*** Opening Input records ***

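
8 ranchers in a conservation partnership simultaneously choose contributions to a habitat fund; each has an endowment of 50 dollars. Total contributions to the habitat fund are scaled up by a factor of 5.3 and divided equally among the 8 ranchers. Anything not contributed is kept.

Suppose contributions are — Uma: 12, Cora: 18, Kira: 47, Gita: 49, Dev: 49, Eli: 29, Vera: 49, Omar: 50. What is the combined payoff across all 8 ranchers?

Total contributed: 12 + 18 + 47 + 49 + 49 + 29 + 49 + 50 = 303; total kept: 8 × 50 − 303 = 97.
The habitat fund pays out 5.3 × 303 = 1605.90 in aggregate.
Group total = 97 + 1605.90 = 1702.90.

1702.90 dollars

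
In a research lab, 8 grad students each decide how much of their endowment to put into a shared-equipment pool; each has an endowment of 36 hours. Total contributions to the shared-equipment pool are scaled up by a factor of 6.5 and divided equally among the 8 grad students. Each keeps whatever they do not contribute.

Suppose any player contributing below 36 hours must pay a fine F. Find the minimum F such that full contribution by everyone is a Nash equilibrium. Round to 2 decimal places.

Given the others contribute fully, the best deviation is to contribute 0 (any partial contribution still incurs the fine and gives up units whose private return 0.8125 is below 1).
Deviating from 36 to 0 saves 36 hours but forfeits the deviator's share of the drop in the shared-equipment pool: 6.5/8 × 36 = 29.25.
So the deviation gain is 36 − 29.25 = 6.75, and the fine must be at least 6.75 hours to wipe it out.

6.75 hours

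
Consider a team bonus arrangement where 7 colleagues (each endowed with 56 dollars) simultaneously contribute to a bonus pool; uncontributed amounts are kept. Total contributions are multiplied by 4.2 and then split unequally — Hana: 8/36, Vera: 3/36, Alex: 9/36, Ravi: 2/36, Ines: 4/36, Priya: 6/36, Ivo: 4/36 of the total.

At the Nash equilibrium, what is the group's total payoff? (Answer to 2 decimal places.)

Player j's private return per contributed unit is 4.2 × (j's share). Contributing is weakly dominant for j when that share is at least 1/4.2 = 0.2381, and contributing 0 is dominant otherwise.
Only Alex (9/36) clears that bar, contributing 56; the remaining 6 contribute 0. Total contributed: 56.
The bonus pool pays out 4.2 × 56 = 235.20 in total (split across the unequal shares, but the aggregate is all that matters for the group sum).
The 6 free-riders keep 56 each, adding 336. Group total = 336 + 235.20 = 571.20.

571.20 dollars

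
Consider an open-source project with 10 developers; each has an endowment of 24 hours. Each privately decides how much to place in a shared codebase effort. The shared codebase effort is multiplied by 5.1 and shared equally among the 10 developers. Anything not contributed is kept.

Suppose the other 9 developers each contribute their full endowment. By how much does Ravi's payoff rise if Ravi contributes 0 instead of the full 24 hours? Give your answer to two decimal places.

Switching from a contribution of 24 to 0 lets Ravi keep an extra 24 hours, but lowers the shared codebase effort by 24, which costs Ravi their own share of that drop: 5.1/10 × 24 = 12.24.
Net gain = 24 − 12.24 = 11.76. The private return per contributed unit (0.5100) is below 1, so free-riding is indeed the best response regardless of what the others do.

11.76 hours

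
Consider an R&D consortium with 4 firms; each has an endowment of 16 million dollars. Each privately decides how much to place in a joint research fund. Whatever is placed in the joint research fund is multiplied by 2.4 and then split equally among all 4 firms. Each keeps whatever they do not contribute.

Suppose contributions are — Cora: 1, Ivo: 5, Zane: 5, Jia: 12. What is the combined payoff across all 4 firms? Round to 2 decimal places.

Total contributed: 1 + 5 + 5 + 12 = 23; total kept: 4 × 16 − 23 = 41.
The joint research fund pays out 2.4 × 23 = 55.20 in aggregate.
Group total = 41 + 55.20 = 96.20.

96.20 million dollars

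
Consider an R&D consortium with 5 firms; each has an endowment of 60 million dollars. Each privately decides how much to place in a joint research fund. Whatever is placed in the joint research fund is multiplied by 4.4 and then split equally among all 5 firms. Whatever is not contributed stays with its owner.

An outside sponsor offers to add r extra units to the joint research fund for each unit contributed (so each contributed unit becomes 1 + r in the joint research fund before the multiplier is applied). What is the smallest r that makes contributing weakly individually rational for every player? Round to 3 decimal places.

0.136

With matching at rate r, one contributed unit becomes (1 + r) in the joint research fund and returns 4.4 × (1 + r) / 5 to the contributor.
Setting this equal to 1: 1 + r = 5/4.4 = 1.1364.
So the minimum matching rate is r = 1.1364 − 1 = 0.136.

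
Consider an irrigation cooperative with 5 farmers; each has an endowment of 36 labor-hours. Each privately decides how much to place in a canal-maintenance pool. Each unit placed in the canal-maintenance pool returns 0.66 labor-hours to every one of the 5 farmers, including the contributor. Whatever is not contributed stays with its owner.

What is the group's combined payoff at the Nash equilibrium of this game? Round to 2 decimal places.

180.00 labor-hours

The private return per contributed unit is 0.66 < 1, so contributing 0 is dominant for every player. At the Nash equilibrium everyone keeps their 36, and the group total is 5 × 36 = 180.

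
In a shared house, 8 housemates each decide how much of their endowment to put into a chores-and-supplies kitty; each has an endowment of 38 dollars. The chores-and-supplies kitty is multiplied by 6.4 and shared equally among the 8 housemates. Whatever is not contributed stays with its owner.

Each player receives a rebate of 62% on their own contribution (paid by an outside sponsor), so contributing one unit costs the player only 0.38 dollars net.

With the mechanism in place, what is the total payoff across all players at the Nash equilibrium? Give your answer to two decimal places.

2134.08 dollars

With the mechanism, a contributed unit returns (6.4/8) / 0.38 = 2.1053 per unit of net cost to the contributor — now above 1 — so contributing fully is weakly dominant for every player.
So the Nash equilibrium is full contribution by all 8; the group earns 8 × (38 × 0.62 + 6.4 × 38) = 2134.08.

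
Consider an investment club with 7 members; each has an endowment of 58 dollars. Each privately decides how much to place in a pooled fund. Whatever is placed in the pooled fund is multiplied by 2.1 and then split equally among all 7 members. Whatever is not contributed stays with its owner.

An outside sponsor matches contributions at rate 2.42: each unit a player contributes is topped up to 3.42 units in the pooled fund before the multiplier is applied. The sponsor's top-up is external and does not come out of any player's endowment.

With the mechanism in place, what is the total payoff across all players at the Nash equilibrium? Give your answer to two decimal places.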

*** Closing Input records ***
*** Opening Input records ***

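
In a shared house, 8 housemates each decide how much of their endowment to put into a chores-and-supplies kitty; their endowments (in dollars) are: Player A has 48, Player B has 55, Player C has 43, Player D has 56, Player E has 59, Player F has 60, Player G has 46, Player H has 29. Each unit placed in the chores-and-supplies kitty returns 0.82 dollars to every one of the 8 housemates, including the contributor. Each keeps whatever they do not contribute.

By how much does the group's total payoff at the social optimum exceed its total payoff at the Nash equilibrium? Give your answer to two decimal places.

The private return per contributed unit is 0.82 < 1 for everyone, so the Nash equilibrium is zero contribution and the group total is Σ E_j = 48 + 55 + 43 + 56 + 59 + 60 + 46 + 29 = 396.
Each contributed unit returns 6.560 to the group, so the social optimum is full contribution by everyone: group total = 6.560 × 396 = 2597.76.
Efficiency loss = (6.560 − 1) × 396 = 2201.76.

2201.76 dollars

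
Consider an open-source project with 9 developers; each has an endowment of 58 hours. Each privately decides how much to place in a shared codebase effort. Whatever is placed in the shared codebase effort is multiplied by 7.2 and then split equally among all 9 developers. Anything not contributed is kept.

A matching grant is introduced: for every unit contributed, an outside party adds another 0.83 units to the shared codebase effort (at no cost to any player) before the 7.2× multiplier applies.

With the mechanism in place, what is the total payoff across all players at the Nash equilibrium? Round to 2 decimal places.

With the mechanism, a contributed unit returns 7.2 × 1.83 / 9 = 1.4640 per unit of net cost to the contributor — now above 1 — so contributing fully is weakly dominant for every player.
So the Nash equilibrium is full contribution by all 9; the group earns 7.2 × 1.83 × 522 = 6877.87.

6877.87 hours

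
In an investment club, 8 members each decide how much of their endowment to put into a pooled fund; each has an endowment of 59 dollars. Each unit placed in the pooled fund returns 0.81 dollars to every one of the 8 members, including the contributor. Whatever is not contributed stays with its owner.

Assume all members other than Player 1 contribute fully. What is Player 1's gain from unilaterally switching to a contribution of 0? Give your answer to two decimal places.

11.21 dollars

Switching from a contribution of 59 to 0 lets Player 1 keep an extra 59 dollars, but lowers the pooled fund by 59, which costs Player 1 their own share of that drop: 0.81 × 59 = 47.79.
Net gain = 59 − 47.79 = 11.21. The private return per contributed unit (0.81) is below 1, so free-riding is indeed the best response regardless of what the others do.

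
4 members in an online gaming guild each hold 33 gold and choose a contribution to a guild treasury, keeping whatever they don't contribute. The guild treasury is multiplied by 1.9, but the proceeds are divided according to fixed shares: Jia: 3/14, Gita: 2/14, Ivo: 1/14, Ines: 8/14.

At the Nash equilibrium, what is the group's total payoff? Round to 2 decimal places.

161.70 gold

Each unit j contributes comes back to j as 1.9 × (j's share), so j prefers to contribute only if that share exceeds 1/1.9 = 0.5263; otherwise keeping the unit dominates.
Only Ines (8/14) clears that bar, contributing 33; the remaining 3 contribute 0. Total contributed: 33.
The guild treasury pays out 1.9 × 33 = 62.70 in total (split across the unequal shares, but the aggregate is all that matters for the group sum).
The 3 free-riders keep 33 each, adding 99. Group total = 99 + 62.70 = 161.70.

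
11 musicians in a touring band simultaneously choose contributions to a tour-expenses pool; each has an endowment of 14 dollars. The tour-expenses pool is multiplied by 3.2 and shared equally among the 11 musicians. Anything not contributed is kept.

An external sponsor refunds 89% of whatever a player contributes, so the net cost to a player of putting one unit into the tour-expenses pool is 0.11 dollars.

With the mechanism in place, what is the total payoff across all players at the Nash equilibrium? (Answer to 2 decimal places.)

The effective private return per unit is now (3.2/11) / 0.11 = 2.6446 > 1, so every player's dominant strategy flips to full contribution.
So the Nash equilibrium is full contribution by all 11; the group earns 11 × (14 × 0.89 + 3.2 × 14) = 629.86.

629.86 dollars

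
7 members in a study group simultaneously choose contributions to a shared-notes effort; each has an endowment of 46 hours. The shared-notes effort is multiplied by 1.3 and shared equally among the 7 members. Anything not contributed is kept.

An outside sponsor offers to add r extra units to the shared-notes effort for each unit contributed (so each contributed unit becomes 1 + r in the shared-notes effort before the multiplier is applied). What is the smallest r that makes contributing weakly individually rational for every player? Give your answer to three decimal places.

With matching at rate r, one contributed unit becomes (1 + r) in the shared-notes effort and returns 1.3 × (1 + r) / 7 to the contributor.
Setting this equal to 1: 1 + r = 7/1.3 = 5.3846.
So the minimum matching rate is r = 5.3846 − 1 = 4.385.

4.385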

*** Closing Input records ***

> [Exercise instructions] Using the entries above, return exactly the lines from the line with "8 ranchers in" to the line with "In a research", counting both of those lines.

> [Solved problem]
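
8 ranchers in a conservation partnership simultaneously choose contributions to a habitat fund; each has an endowment of 50 dollars. Total contributions to the habitat fund are scaled up by a factor of 5.3 and divided equally among the 8 ranchers. Anything not contributed is kept.

Suppose contributions are — Uma: 12, Cora: 18, Kira: 47, Gita: 49, Dev: 49, Eli: 29, Vera: 49, Omar: 50. What is the combined payoff across all 8 ranchers?

Total contributed: 12 + 18 + 47 + 49 + 49 + 29 + 49 + 50 = 303; total kept: 8 × 50 − 303 = 97.
The habitat fund pays out 5.3 × 303 = 1605.90 in aggregate.
Group total = 97 + 1605.90 = 1702.90.

1702.90 dollars

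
In a research lab, 8 grad students each decide how much of their endowment to put into a shared-equipment pool; each has an endowment of 36 hours. Total contributions to the shared-equipment pool are scaled up by a factor of 6.5 and divided equally among the 8 grad students. Each keeps whatever they do not contribute.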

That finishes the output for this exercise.